Within the records below, reproduce without change the lines from the line that has "determine the standard" through the line that has "3 Pb²⁺(aq) +", and only those.

[Given data]:
-*-*-

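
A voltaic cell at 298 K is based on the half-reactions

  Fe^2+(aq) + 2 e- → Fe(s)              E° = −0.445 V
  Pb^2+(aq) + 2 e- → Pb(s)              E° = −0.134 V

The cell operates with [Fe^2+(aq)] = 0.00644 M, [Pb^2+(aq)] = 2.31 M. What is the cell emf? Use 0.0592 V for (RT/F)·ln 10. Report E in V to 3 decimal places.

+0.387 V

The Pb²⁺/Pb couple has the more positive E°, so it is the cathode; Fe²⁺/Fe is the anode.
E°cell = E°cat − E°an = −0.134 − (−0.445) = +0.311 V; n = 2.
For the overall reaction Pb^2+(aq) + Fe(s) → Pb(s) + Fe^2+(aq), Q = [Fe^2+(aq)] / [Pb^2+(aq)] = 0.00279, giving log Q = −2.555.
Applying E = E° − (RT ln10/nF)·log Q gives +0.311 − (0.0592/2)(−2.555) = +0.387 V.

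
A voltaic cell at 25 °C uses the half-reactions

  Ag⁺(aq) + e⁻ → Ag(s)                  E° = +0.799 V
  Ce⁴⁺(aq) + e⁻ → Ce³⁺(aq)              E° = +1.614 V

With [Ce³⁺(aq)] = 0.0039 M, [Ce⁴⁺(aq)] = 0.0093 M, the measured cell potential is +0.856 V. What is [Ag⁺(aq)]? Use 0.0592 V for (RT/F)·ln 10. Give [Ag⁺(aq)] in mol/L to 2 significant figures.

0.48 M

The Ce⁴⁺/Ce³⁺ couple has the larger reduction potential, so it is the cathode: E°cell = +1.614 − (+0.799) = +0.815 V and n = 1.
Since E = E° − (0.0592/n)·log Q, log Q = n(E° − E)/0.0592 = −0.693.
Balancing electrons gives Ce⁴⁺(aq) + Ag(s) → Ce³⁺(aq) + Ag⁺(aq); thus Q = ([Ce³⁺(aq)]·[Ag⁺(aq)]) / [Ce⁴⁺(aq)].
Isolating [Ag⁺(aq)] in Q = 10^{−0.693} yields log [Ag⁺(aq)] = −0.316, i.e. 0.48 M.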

-*-*-

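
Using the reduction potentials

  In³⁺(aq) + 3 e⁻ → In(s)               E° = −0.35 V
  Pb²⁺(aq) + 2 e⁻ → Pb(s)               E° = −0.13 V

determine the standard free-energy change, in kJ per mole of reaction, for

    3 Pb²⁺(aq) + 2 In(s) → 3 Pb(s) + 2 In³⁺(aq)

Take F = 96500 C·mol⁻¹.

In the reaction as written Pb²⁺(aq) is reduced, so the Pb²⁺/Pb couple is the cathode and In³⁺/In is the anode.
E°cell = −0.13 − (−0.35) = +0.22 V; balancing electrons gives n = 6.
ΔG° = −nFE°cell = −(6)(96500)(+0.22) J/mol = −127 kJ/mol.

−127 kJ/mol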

-*-*-

[Your solution]:
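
determine the standard free-energy change, in kJ per mole of reaction, for

    3 Pb²⁺(aq) + 2 In(s) → 3 Pb(s) + 2 In³⁺(aq)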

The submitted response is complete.